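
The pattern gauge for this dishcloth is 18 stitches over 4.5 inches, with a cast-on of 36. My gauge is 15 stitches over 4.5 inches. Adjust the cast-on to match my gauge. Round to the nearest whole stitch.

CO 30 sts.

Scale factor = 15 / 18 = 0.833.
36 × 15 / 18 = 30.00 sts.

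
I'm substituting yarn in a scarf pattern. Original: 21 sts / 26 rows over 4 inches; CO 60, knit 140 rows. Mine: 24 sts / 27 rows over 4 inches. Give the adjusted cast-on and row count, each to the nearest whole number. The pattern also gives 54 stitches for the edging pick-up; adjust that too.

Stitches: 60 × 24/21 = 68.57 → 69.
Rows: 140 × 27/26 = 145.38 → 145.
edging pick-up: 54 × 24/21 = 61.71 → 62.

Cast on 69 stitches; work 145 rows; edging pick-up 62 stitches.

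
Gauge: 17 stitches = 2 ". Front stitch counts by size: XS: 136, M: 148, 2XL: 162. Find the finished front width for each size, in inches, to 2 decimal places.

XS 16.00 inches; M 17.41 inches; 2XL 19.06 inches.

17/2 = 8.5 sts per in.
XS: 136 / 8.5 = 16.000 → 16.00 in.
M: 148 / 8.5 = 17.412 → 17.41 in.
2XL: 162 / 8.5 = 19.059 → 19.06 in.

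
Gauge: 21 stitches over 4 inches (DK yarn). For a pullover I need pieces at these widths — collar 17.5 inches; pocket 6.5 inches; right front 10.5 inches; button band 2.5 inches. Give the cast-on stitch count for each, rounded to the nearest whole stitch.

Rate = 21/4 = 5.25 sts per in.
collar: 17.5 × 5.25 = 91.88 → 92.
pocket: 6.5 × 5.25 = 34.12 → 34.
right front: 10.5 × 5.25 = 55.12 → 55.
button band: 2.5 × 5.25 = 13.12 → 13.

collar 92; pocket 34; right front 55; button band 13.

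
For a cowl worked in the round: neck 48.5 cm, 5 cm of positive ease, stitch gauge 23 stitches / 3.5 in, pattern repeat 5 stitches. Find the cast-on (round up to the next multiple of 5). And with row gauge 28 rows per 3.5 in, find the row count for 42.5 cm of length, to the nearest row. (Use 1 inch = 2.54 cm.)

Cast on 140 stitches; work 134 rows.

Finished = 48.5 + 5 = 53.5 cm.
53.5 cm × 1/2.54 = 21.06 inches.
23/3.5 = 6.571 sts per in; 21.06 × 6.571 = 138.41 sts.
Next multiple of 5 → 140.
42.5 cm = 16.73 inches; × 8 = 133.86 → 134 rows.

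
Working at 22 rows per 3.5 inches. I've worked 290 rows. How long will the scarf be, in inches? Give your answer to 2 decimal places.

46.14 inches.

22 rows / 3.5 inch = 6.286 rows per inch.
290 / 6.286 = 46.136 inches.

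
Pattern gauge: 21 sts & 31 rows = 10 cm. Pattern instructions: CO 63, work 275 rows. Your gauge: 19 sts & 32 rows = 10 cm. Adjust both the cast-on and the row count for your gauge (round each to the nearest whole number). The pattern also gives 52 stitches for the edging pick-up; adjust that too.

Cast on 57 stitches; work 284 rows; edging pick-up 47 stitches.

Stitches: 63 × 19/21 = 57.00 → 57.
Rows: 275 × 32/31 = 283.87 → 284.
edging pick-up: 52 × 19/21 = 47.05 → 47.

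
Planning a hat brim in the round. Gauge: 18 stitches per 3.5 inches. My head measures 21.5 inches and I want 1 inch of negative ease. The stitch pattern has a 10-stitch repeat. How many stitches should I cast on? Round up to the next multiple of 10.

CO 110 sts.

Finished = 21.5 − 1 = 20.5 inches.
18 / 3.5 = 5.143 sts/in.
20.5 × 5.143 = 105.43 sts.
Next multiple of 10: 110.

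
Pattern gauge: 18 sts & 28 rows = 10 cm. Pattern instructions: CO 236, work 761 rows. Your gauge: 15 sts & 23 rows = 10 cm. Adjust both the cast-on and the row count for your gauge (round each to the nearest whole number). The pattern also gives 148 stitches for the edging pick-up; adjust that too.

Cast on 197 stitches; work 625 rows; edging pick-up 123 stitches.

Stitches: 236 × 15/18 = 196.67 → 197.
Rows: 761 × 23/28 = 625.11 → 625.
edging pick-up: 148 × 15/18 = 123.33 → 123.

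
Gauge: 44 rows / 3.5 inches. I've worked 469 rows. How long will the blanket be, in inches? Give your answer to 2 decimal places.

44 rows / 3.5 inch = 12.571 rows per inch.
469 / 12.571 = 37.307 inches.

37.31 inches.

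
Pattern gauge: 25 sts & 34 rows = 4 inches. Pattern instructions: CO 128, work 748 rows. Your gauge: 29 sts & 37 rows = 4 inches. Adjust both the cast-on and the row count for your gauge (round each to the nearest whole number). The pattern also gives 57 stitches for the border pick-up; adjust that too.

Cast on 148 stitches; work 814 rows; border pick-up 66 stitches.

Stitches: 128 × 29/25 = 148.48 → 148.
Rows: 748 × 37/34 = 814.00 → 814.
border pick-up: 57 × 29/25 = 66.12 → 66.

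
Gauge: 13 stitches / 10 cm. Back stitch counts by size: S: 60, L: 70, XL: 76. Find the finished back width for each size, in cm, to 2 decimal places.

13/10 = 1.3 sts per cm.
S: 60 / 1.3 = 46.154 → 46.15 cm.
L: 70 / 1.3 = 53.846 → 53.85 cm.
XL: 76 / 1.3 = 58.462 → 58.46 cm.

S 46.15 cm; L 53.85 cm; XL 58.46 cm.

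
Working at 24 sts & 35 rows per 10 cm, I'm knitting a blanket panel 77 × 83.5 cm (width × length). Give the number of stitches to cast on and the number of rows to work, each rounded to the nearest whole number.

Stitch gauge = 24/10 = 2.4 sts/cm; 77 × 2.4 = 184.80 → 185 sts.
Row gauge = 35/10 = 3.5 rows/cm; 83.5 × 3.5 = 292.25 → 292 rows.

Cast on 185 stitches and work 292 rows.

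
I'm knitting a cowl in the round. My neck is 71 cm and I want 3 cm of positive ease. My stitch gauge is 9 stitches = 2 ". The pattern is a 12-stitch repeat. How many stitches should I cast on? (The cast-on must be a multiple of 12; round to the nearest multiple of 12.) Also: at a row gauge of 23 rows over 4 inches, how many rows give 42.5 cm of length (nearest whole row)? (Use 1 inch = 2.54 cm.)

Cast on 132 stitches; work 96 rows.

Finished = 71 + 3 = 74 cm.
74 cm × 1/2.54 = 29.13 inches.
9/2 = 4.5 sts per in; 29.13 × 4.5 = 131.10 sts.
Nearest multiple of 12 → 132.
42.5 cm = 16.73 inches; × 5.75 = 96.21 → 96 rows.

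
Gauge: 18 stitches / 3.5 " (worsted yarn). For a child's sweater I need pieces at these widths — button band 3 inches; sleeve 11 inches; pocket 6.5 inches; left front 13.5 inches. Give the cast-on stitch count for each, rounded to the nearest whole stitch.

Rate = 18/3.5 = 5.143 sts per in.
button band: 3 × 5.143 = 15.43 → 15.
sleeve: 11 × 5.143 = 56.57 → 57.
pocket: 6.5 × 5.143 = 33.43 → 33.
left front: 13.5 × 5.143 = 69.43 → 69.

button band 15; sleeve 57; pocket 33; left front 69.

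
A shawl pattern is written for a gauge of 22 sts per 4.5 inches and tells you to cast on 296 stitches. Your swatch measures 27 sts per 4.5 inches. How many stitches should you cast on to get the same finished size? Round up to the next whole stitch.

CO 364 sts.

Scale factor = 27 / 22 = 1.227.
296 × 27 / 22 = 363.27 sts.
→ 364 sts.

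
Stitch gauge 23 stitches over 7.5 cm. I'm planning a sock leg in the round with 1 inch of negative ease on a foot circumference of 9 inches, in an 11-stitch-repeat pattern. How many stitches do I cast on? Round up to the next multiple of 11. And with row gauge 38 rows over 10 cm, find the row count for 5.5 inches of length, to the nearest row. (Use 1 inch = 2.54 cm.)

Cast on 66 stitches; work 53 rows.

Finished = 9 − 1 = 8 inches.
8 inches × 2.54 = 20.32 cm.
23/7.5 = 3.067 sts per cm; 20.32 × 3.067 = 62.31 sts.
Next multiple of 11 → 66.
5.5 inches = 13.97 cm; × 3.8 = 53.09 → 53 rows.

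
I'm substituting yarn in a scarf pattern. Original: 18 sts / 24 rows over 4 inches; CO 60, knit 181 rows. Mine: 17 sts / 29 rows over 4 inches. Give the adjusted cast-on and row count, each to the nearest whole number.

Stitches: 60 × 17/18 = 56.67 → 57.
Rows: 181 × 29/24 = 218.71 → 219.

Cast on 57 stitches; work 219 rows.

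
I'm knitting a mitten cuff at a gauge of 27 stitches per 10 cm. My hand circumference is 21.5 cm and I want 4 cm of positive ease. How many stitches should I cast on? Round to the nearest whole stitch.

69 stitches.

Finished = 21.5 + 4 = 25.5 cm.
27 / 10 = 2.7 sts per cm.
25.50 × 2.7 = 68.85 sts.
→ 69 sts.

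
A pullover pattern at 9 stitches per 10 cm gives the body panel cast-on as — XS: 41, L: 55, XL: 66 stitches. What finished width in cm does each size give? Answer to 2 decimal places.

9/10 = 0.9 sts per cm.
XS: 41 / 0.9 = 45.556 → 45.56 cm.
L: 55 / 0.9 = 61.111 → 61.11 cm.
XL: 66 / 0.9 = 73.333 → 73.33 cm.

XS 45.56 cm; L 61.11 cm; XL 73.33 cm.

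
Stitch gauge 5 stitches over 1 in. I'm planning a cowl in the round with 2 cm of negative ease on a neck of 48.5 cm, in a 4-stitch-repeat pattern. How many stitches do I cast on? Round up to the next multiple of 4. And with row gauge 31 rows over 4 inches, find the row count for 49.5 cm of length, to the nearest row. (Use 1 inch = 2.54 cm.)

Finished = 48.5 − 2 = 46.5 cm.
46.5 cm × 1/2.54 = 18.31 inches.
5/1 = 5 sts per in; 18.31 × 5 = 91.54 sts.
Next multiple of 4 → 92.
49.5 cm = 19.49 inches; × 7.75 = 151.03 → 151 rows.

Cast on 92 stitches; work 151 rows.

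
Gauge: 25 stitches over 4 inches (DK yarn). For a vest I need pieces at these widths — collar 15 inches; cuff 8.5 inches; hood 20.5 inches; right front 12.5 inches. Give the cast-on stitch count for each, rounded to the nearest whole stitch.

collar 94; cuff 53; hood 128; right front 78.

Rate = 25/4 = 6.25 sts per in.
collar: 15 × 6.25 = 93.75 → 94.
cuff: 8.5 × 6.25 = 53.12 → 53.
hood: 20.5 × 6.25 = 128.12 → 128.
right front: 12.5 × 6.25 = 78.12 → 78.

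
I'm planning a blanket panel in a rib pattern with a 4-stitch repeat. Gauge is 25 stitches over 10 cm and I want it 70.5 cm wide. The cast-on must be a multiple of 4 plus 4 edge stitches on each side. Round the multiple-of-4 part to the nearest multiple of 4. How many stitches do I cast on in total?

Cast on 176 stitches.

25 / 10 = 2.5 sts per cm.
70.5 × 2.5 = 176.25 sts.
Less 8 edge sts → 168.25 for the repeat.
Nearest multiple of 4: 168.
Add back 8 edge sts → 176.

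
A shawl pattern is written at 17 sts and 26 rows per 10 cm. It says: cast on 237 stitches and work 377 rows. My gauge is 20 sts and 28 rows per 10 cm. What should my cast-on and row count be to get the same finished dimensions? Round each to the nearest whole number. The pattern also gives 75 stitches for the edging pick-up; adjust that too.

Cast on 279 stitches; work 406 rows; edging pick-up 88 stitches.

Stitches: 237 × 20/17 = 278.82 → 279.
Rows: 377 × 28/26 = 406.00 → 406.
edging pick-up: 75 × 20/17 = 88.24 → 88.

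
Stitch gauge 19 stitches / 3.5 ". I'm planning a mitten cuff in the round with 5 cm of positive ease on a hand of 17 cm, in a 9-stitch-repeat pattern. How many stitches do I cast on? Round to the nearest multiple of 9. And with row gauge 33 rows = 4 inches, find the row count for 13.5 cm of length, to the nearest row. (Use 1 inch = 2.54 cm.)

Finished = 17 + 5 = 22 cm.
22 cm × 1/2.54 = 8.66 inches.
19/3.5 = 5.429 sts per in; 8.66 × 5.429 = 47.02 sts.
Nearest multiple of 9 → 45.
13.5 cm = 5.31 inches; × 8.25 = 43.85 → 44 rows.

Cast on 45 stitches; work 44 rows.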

================

TASK DESCRIPTION
Please write out the lines that run from the one with "Stitch gauge 19" to the end of the records, both included, exactly as they appear.

SOLUTION TO THIS PROBLEM
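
Stitch gauge 19 stitches / 3.5 ". I'm planning a mitten cuff in the round with 5 cm of positive ease on a hand of 17 cm, in a 9-stitch-repeat pattern. How many stitches do I cast on? Round to the nearest multiple of 9. And with row gauge 33 rows = 4 inches, find the row count for 13.5 cm of length, to the nearest row. (Use 1 inch = 2.54 cm.)

Finished = 17 + 5 = 22 cm.
22 cm × 1/2.54 = 8.66 inches.
19/3.5 = 5.429 sts per in; 8.66 × 5.429 = 47.02 sts.
Nearest multiple of 9 → 45.
13.5 cm = 5.31 inches; × 8.25 = 43.85 → 44 rows.

Cast on 45 stitches; work 44 rows.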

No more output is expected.